## Information shown
+++++

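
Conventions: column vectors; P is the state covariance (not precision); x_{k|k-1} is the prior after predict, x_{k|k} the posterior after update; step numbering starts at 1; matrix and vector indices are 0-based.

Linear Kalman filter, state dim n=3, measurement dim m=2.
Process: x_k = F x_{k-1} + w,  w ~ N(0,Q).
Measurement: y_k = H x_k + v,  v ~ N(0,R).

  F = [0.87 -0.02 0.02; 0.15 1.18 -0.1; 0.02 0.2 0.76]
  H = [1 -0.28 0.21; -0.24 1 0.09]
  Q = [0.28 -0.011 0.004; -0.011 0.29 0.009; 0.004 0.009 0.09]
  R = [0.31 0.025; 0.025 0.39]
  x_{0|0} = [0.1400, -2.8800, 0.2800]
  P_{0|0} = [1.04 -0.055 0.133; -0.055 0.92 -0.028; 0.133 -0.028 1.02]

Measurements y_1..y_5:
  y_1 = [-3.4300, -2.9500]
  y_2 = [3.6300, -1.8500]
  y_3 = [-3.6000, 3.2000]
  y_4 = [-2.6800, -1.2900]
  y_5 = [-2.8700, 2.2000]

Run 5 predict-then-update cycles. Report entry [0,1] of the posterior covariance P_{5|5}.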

+++++

## Aim of the task
Determine the count of lines that include the word "update" in the listing, and state nothing but that count.

## Answer for the task
2